**Work instruction**
The full set of entries is to be returned word for word.

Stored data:
+ + +
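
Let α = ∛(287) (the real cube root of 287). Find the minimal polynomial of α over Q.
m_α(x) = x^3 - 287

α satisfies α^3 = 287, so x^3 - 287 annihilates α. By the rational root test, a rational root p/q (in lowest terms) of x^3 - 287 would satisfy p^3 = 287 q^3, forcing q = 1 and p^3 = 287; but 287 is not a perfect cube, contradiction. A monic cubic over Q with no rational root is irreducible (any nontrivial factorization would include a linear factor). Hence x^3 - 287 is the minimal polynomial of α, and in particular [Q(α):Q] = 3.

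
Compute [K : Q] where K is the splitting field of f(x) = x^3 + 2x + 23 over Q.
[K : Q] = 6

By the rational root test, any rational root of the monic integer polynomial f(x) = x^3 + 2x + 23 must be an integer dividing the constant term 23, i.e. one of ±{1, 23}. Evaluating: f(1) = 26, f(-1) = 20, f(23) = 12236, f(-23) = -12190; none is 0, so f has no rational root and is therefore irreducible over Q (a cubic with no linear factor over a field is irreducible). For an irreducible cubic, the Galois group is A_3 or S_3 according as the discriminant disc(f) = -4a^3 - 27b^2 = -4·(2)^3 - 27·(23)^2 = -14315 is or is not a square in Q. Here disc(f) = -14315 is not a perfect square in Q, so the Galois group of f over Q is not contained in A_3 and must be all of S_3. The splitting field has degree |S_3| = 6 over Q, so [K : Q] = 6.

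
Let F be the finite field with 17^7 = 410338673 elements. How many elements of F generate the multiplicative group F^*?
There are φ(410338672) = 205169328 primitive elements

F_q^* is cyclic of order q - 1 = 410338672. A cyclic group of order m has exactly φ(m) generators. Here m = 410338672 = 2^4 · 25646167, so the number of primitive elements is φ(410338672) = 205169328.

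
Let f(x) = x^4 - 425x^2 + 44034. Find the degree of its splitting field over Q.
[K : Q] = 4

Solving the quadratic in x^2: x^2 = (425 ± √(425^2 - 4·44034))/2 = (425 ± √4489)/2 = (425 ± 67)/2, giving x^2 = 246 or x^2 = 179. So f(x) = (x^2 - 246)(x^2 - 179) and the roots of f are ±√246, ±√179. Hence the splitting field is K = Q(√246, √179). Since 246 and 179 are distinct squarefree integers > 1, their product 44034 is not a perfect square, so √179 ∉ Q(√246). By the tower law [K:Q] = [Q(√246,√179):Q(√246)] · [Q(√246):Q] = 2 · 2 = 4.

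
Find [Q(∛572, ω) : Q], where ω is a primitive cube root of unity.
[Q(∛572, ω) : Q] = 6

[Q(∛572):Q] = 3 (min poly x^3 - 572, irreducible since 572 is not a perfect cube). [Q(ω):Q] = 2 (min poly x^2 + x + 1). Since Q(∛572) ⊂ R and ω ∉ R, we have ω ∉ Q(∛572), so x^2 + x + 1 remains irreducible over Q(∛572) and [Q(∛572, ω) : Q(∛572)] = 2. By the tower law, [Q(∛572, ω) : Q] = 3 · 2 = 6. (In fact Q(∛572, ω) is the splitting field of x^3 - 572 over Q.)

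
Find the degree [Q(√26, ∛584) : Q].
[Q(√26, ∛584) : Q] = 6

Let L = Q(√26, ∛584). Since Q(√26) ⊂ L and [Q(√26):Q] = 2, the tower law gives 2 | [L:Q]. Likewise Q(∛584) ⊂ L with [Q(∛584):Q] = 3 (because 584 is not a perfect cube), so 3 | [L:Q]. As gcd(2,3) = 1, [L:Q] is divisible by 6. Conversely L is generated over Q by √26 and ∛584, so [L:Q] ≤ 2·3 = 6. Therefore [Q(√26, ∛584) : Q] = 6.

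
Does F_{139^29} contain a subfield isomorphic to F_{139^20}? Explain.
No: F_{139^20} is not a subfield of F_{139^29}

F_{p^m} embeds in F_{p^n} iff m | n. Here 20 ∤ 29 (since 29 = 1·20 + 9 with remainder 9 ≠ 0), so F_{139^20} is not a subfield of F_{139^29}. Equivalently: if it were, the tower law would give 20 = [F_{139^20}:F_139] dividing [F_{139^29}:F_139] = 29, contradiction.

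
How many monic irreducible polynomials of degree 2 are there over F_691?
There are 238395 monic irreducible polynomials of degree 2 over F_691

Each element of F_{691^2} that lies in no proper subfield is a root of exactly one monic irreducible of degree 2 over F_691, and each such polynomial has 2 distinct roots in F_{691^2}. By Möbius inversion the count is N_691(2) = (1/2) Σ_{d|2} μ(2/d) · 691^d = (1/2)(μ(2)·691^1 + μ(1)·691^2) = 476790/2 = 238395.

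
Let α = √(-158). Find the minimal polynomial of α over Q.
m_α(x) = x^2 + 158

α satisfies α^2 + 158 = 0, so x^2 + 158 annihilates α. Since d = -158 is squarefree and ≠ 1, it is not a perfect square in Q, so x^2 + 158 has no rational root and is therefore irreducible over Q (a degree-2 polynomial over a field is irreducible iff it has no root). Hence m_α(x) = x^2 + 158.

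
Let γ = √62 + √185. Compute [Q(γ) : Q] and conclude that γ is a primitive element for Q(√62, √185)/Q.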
+ + +
**Response**
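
Let α = ∛(287) (the real cube root of 287). Find the minimal polynomial of α over Q.
m_α(x) = x^3 - 287

α satisfies α^3 = 287, so x^3 - 287 annihilates α. By the rational root test, a rational root p/q (in lowest terms) of x^3 - 287 would satisfy p^3 = 287 q^3, forcing q = 1 and p^3 = 287; but 287 is not a perfect cube, contradiction. A monic cubic over Q with no rational root is irreducible (any nontrivial factorization would include a linear factor). Hence x^3 - 287 is the minimal polynomial of α, and in particular [Q(α):Q] = 3.

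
Compute [K : Q] where K is the splitting field of f(x) = x^3 + 2x + 23 over Q.
[K : Q] = 6

By the rational root test, any rational root of the monic integer polynomial f(x) = x^3 + 2x + 23 must be an integer dividing the constant term 23, i.e. one of ±{1, 23}. Evaluating: f(1) = 26, f(-1) = 20, f(23) = 12236, f(-23) = -12190; none is 0, so f has no rational root and is therefore irreducible over Q (a cubic with no linear factor over a field is irreducible). For an irreducible cubic, the Galois group is A_3 or S_3 according as the discriminant disc(f) = -4a^3 - 27b^2 = -4·(2)^3 - 27·(23)^2 = -14315 is or is not a square in Q. Here disc(f) = -14315 is not a perfect square in Q, so the Galois group of f over Q is not contained in A_3 and must be all of S_3. The splitting field has degree |S_3| = 6 over Q, so [K : Q] = 6.

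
Let F be the finite field with 17^7 = 410338673 elements. How many elements of F generate the multiplicative group F^*?
There are φ(410338672) = 205169328 primitive elements

F_q^* is cyclic of order q - 1 = 410338672. A cyclic group of order m has exactly φ(m) generators. Here m = 410338672 = 2^4 · 25646167, so the number of primitive elements is φ(410338672) = 205169328.

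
Let f(x) = x^4 - 425x^2 + 44034. Find the degree of its splitting field over Q.
[K : Q] = 4

Solving the quadratic in x^2: x^2 = (425 ± √(425^2 - 4·44034))/2 = (425 ± √4489)/2 = (425 ± 67)/2, giving x^2 = 246 or x^2 = 179. So f(x) = (x^2 - 246)(x^2 - 179) and the roots of f are ±√246, ±√179. Hence the splitting field is K = Q(√246, √179). Since 246 and 179 are distinct squarefree integers > 1, their product 44034 is not a perfect square, so √179 ∉ Q(√246). By the tower law [K:Q] = [Q(√246,√179):Q(√246)] · [Q(√246):Q] = 2 · 2 = 4.

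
Find [Q(∛572, ω) : Q], where ω is a primitive cube root of unity.
[Q(∛572, ω) : Q] = 6

[Q(∛572):Q] = 3 (min poly x^3 - 572, irreducible since 572 is not a perfect cube). [Q(ω):Q] = 2 (min poly x^2 + x + 1). Since Q(∛572) ⊂ R and ω ∉ R, we have ω ∉ Q(∛572), so x^2 + x + 1 remains irreducible over Q(∛572) and [Q(∛572, ω) : Q(∛572)] = 2. By the tower law, [Q(∛572, ω) : Q] = 3 · 2 = 6. (In fact Q(∛572, ω) is the splitting field of x^3 - 572 over Q.)

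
Find the degree [Q(√26, ∛584) : Q].
[Q(√26, ∛584) : Q] = 6

Let L = Q(√26, ∛584). Since Q(√26) ⊂ L and [Q(√26):Q] = 2, the tower law gives 2 | [L:Q]. Likewise Q(∛584) ⊂ L with [Q(∛584):Q] = 3 (because 584 is not a perfect cube), so 3 | [L:Q]. As gcd(2,3) = 1, [L:Q] is divisible by 6. Conversely L is generated over Q by √26 and ∛584, so [L:Q] ≤ 2·3 = 6. Therefore [Q(√26, ∛584) : Q] = 6.

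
Does F_{139^29} contain a subfield isomorphic to F_{139^20}? Explain.
No: F_{139^20} is not a subfield of F_{139^29}

F_{p^m} embeds in F_{p^n} iff m | n. Here 20 ∤ 29 (since 29 = 1·20 + 9 with remainder 9 ≠ 0), so F_{139^20} is not a subfield of F_{139^29}. Equivalently: if it were, the tower law would give 20 = [F_{139^20}:F_139] dividing [F_{139^29}:F_139] = 29, contradiction.

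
How many monic irreducible polynomials of degree 2 are there over F_691?
There are 238395 monic irreducible polynomials of degree 2 over F_691

Each element of F_{691^2} that lies in no proper subfield is a root of exactly one monic irreducible of degree 2 over F_691, and each such polynomial has 2 distinct roots in F_{691^2}. By Möbius inversion the count is N_691(2) = (1/2) Σ_{d|2} μ(2/d) · 691^d = (1/2)(μ(2)·691^1 + μ(1)·691^2) = 476790/2 = 238395.

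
Let α = √(-158). Find the minimal polynomial of α over Q.
m_α(x) = x^2 + 158

α satisfies α^2 + 158 = 0, so x^2 + 158 annihilates α. Since d = -158 is squarefree and ≠ 1, it is not a perfect square in Q, so x^2 + 158 has no rational root and is therefore irreducible over Q (a degree-2 polynomial over a field is irreducible iff it has no root). Hence m_α(x) = x^2 + 158.

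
Let γ = √62 + √185. Compute [Q(γ) : Q] and conclude that γ is a primitive element for Q(√62, √185)/Q.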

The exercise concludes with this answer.